[Record set]

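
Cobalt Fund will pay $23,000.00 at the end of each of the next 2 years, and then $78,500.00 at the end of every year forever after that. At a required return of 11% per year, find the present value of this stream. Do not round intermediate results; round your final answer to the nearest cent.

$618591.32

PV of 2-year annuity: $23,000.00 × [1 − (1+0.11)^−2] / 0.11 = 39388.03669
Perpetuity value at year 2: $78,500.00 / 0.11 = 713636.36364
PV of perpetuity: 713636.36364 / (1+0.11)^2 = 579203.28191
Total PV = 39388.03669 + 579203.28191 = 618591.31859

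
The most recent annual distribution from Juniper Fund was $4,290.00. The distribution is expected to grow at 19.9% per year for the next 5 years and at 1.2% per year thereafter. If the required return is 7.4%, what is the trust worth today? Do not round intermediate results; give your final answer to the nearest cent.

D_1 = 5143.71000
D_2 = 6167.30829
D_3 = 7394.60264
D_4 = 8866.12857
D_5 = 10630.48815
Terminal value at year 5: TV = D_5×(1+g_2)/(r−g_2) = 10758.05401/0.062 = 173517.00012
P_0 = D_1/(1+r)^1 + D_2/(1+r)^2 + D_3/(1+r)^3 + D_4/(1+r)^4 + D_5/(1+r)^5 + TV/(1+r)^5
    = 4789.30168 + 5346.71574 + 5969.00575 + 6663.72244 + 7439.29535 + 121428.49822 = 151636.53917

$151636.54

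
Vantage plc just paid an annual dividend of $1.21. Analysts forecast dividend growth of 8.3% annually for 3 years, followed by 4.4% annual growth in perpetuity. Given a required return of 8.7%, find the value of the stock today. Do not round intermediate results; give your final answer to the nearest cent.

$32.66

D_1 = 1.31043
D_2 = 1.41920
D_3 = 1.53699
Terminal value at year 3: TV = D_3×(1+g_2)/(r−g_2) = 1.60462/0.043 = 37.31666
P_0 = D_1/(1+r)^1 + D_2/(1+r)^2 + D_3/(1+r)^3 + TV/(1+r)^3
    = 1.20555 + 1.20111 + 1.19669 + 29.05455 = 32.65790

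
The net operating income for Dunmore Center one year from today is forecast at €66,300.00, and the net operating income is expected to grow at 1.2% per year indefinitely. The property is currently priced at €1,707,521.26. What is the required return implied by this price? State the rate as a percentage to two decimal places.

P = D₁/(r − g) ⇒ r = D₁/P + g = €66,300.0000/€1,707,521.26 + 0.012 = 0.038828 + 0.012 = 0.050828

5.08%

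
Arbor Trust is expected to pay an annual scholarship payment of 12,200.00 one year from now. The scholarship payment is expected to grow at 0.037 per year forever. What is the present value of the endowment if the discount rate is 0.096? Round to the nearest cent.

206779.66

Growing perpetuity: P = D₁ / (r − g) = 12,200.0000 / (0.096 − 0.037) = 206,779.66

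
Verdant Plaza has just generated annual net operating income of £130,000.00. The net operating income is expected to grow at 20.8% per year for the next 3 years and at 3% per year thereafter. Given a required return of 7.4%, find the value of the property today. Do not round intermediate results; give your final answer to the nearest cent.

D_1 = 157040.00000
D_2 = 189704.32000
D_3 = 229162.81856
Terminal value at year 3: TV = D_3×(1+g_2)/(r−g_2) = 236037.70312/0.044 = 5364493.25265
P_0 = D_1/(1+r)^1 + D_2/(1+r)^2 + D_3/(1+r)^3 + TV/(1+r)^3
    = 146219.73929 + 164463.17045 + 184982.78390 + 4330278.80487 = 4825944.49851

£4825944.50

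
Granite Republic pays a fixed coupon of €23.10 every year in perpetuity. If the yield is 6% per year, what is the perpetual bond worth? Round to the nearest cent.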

[/Record set]

→ Your assignment
Give back exactly the lines beginning at the one with "Verdant Plaza has" and ending at the final line of the material; both boundary lines belong in it.

→ Solved problem
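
Verdant Plaza has just generated annual net operating income of £130,000.00. The net operating income is expected to grow at 20.8% per year for the next 3 years and at 3% per year thereafter. Given a required return of 7.4%, find the value of the property today. Do not round intermediate results; give your final answer to the nearest cent.

D_1 = 157040.00000
D_2 = 189704.32000
D_3 = 229162.81856
Terminal value at year 3: TV = D_3×(1+g_2)/(r−g_2) = 236037.70312/0.044 = 5364493.25265
P_0 = D_1/(1+r)^1 + D_2/(1+r)^2 + D_3/(1+r)^3 + TV/(1+r)^3
    = 146219.73929 + 164463.17045 + 184982.78390 + 4330278.80487 = 4825944.49851

£4825944.50

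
Granite Republic pays a fixed coupon of €23.10 every year in perpetuity. If the yield is 6% per year, what is the perpetual bond worth? Round to the nearest cent.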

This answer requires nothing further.